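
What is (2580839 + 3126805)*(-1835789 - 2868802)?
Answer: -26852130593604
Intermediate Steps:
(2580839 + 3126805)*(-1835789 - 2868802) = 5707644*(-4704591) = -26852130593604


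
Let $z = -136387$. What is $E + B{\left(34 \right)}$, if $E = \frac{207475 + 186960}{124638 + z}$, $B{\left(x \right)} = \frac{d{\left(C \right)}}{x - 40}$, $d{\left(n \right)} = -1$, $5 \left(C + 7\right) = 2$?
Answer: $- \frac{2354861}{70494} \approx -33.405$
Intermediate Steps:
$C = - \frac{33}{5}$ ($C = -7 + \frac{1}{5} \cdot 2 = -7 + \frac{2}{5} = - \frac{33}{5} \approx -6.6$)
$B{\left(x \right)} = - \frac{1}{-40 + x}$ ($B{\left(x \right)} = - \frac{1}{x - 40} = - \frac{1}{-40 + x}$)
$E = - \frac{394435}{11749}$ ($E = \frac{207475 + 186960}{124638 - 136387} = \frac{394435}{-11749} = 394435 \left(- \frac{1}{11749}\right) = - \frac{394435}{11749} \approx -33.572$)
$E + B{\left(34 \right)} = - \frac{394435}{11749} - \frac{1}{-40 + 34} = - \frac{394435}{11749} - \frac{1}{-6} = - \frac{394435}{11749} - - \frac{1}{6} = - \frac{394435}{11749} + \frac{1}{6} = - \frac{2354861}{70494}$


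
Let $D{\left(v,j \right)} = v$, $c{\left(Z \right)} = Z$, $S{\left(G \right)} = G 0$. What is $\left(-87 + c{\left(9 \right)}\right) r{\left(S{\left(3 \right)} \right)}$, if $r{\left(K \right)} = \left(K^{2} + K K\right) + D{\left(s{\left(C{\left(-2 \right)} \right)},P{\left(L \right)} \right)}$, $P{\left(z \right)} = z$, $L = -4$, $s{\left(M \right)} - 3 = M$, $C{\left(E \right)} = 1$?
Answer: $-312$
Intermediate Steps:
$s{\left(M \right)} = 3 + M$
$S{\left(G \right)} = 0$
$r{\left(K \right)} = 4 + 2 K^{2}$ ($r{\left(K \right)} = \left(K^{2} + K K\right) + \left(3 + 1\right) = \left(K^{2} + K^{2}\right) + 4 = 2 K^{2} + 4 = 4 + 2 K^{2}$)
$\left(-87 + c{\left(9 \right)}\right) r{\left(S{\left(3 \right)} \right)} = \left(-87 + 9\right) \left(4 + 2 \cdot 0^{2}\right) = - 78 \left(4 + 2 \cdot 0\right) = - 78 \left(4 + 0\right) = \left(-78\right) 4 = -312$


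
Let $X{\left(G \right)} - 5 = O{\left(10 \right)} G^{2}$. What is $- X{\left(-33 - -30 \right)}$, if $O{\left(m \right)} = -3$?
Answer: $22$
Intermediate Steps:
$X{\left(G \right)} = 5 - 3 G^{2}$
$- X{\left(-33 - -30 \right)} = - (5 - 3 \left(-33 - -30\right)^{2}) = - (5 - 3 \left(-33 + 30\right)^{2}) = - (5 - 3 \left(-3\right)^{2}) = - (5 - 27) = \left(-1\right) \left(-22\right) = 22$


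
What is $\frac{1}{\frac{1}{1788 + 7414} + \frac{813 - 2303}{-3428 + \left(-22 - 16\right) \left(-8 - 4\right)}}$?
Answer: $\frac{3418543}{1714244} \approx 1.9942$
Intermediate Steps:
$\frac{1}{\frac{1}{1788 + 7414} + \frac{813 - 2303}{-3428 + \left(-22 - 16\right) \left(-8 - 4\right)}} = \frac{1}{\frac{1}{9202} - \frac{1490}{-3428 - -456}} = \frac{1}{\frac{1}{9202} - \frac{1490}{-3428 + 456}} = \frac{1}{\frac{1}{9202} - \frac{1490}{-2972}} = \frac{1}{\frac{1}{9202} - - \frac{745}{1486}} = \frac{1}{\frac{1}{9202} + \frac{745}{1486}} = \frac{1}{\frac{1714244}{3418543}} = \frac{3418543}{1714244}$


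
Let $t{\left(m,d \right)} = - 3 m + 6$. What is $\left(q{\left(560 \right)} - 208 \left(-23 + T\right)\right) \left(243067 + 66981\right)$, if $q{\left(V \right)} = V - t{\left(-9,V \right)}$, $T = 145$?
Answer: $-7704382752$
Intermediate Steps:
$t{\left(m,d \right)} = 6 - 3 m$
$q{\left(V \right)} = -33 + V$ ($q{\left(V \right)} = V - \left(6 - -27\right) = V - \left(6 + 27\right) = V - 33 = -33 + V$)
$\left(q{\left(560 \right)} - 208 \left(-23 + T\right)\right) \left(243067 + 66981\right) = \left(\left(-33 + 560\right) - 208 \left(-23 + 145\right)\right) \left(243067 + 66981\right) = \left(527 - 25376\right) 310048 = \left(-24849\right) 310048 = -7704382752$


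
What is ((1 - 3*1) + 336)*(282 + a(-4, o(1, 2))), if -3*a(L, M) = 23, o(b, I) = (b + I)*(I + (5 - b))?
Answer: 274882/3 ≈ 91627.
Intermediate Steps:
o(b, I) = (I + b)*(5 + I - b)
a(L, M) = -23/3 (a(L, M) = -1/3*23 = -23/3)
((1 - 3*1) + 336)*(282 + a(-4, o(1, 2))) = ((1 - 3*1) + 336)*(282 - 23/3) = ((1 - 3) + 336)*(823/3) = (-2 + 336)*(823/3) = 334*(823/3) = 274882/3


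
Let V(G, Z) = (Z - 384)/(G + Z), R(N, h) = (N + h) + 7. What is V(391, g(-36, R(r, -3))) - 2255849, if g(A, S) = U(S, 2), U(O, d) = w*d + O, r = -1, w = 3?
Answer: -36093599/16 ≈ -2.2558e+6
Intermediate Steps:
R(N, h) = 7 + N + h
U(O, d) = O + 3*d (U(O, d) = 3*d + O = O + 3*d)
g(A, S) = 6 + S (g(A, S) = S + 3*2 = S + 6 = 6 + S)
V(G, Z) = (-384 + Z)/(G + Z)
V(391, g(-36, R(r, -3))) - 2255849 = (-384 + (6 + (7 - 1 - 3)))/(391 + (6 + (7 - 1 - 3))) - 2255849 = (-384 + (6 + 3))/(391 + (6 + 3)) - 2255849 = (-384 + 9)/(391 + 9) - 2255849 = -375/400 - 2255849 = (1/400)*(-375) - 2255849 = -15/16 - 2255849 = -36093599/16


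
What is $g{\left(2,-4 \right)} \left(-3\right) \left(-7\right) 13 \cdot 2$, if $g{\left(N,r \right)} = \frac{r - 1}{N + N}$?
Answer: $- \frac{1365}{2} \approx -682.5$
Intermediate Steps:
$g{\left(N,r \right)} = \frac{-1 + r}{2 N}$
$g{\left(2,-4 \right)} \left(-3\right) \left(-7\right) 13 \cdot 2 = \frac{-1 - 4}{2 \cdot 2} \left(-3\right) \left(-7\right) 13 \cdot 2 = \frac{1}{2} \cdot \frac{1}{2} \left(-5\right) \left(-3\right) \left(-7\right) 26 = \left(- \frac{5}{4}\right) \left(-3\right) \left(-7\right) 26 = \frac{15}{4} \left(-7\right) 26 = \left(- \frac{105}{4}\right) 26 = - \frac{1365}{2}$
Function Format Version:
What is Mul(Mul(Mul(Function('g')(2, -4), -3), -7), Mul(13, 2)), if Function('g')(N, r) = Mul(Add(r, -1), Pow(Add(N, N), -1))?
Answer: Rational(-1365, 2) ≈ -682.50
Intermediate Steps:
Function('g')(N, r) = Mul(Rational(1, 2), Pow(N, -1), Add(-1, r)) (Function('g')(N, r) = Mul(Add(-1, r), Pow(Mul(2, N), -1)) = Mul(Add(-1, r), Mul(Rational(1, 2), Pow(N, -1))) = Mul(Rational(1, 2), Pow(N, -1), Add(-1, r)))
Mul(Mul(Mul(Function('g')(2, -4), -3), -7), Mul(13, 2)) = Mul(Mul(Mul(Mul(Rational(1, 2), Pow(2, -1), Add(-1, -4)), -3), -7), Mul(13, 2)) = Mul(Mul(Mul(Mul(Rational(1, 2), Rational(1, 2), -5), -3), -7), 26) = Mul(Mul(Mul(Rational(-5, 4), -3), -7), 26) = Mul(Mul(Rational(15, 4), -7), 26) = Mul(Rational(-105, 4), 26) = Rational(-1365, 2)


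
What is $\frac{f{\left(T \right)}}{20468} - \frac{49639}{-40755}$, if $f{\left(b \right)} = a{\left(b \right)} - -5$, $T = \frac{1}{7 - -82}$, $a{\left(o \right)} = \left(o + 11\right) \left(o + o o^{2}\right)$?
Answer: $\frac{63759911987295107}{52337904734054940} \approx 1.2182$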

★ ★ ★ ★ ★ ★ ★

◆ **Task requirements**
Copy only the lines in the listing that contain "Answer".

◆ **Response for this exercise**
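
Answer: -26852130593604
Answer: $- \frac{2354861}{70494} \approx -33.405$
Answer: $-312$
Answer: $22$
Answer: $\frac{3418543}{1714244} \approx 1.9942$
Answer: $-7704382752$
Answer: 274882/3 ≈ 91627.
Answer: -36093599/16 ≈ -2.2558e+6
Answer: $- \frac{1365}{2} \approx -682.5$
Answer: Rational(-1365, 2) ≈ -682.50
Answer: $\frac{63759911987295107}{52337904734054940} \approx 1.2182$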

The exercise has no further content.